### Exercise material

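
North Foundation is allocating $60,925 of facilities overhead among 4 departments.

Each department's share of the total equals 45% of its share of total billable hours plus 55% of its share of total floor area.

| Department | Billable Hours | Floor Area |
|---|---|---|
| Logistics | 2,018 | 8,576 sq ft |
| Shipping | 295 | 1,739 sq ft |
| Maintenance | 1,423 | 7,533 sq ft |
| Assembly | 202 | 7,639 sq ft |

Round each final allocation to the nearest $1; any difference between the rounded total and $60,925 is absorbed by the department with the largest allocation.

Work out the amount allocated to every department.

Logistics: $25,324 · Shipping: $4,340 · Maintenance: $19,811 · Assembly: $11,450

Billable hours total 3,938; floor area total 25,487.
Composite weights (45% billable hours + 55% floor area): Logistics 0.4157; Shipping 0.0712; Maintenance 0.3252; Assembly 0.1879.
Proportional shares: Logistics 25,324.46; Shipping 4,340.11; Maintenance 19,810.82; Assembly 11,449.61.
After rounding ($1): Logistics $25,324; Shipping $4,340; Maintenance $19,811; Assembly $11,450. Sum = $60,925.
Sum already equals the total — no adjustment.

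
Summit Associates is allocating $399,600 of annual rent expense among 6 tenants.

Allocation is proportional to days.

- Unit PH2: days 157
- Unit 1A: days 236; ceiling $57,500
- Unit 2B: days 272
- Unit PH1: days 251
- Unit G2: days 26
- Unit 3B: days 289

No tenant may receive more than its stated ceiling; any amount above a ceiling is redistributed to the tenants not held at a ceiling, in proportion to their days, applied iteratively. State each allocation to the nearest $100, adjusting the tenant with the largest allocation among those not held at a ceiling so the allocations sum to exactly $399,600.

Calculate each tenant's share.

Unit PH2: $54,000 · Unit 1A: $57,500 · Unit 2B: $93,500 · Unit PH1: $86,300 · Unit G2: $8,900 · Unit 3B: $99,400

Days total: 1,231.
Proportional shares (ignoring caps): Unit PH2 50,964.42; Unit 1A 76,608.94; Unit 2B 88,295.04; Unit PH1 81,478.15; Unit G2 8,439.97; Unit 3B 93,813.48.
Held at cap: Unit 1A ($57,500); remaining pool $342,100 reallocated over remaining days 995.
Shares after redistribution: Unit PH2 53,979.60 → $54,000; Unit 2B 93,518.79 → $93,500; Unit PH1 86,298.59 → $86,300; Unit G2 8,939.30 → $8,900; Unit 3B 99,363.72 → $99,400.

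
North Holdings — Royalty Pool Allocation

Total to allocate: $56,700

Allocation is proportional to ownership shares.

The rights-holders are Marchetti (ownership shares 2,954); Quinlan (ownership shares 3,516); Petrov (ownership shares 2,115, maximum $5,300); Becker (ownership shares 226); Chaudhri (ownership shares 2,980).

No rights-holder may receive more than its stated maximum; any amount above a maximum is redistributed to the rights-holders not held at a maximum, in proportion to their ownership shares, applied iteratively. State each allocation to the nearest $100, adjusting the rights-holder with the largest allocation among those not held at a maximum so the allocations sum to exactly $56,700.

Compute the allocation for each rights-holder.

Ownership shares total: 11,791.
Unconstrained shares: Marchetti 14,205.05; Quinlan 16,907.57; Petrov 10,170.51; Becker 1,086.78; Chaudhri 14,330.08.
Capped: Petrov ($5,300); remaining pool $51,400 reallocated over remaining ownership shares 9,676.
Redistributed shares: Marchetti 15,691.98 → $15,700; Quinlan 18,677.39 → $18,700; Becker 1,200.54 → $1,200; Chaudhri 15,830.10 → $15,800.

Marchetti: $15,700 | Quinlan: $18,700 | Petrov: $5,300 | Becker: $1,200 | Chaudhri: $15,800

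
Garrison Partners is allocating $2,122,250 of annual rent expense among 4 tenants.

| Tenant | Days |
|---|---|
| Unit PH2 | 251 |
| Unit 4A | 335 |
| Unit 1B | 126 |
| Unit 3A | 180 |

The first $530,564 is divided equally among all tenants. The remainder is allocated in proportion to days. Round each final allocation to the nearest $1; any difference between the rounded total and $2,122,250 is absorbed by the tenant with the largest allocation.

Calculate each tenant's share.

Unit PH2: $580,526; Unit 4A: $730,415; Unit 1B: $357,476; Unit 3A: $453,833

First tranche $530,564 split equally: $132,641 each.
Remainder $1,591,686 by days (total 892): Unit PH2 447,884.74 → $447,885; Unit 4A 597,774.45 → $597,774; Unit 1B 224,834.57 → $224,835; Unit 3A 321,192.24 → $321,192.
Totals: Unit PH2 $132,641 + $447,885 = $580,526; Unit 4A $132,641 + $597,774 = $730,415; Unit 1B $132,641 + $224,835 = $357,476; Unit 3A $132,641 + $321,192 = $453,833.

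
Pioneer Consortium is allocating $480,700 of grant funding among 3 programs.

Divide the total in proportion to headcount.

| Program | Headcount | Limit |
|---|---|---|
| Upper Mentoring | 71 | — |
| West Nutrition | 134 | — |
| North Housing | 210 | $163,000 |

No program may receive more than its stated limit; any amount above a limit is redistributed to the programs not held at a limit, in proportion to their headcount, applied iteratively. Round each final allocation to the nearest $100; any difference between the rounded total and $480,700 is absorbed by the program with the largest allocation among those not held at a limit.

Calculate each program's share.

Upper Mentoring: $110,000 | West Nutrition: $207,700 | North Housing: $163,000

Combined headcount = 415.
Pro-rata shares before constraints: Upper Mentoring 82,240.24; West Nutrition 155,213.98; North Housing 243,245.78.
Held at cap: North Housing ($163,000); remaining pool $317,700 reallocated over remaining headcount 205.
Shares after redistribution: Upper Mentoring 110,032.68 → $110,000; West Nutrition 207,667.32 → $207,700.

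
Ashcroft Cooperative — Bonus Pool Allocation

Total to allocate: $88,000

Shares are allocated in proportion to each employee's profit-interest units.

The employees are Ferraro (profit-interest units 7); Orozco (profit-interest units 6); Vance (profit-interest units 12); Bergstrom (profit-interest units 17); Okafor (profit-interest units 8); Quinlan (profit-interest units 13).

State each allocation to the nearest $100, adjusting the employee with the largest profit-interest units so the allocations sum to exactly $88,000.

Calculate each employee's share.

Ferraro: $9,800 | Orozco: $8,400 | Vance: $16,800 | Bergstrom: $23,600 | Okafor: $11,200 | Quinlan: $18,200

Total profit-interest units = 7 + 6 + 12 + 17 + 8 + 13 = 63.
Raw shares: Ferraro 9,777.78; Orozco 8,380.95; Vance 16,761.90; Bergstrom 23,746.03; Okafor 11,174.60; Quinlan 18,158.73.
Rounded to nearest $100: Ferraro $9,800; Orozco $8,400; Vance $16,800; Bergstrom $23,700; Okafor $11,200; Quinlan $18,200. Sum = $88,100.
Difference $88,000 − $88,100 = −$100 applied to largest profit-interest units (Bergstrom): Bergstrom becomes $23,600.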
...
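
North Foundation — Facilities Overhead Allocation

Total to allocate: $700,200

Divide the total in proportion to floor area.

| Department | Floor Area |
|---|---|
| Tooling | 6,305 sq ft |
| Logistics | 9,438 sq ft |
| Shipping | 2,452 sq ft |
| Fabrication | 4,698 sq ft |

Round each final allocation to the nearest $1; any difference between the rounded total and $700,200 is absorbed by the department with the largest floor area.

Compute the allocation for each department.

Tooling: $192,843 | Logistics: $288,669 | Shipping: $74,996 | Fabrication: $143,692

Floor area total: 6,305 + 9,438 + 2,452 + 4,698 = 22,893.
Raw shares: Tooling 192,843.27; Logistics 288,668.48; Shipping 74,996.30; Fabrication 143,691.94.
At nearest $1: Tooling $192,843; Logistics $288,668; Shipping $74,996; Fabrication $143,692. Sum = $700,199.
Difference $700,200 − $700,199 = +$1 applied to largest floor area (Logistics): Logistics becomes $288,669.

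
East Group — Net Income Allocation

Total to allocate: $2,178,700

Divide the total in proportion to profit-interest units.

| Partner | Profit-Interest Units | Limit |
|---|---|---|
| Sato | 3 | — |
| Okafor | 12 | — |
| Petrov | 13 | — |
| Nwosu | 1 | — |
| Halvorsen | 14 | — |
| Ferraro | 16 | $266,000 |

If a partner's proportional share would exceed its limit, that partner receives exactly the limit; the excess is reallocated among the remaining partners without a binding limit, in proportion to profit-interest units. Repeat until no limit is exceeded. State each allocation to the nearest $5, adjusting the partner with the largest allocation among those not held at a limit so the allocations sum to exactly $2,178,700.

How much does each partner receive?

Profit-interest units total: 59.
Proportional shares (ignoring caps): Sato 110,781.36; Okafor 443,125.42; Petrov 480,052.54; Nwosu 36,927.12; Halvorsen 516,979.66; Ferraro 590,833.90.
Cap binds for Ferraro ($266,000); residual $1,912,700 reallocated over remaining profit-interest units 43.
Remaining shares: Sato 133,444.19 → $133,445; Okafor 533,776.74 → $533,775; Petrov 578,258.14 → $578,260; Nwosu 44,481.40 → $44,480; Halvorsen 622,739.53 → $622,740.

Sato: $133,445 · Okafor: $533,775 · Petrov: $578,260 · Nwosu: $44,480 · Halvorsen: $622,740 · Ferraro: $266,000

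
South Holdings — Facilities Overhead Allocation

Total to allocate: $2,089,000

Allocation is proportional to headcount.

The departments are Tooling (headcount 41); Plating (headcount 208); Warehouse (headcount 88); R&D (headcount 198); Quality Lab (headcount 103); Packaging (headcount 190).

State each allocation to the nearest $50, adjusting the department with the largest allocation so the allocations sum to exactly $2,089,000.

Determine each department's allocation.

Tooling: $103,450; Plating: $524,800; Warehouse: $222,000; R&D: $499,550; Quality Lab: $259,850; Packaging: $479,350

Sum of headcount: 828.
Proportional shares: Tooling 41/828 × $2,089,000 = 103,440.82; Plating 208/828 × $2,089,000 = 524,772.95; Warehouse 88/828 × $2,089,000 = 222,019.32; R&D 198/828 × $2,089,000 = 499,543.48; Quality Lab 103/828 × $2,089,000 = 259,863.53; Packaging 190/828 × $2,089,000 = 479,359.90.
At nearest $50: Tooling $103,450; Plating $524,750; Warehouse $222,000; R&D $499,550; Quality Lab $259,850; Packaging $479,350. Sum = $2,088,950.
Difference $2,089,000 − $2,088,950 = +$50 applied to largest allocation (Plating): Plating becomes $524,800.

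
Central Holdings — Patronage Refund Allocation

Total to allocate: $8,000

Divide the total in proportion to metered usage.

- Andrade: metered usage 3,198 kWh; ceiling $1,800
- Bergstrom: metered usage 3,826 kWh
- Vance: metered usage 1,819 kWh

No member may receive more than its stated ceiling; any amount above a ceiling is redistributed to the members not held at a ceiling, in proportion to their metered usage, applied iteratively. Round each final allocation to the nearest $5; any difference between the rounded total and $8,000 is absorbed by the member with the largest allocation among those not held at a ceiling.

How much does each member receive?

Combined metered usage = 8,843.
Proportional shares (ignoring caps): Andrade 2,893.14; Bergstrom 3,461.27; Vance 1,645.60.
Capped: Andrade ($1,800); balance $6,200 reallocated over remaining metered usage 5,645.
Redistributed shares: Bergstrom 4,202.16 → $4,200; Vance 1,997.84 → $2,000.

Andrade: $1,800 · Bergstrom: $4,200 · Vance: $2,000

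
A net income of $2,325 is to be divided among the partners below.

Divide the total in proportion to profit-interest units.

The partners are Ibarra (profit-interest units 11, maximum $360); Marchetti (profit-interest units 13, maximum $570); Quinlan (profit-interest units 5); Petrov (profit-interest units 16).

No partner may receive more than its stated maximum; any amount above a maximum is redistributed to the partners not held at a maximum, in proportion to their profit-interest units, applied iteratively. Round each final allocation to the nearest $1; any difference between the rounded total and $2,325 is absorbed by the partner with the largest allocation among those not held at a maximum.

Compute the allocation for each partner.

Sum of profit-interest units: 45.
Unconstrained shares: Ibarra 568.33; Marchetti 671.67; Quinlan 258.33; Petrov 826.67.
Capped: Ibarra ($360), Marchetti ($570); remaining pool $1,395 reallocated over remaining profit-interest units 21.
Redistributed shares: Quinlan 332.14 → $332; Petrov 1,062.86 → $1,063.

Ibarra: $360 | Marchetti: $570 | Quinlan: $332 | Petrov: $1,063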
* * *
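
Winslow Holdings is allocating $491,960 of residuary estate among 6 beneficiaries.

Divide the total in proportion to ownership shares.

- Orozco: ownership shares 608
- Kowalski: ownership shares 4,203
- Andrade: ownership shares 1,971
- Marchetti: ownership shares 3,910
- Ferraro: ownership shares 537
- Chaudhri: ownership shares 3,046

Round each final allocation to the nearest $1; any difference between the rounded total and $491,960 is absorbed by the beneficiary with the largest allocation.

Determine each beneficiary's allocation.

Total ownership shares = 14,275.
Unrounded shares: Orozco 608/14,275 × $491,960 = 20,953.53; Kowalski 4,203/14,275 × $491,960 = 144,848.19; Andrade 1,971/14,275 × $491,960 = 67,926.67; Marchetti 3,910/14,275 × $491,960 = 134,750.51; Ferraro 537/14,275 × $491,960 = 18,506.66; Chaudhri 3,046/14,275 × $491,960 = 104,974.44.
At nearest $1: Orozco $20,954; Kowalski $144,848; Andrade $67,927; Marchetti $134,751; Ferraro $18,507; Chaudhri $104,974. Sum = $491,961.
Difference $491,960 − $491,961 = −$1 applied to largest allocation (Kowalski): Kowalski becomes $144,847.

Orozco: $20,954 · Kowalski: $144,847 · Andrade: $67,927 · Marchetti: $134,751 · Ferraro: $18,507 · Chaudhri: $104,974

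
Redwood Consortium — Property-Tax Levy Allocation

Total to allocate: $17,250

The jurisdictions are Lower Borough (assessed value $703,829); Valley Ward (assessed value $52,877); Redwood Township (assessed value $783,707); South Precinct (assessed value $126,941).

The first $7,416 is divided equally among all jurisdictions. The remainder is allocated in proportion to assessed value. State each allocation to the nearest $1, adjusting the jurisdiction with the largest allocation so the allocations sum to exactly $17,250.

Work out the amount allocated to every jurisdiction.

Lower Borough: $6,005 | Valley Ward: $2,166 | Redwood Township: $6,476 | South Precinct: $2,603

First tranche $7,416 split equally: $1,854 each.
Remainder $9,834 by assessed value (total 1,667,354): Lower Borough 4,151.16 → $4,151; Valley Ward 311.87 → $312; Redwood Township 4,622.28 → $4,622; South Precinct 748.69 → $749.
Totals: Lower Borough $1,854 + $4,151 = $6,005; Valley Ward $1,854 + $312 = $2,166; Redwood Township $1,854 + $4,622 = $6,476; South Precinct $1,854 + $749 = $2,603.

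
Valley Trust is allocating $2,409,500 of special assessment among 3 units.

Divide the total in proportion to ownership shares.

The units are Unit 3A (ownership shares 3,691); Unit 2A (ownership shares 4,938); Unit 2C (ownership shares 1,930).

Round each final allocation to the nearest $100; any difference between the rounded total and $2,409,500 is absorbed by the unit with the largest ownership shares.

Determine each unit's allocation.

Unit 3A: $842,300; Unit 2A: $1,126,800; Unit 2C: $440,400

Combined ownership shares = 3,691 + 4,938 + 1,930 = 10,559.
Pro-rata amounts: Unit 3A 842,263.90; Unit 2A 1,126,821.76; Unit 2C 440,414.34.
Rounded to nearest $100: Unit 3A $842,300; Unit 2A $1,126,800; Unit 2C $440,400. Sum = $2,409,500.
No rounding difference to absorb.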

### Aim of the task
Leave out every line above except those from the line with "North Foundation is" up to and including the line with "department with the largest allocation.", and copy those exactly.

### Response
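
North Foundation is allocating $60,925 of facilities overhead among 4 departments.

Each department's share of the total equals 45% of its share of total billable hours plus 55% of its share of total floor area.

| Department | Billable Hours | Floor Area |
|---|---|---|
| Logistics | 2,018 | 8,576 sq ft |
| Shipping | 295 | 1,739 sq ft |
| Maintenance | 1,423 | 7,533 sq ft |
| Assembly | 202 | 7,639 sq ft |

Round each final allocation to the nearest $1; any difference between the rounded total and $60,925 is absorbed by the department with the largest allocation.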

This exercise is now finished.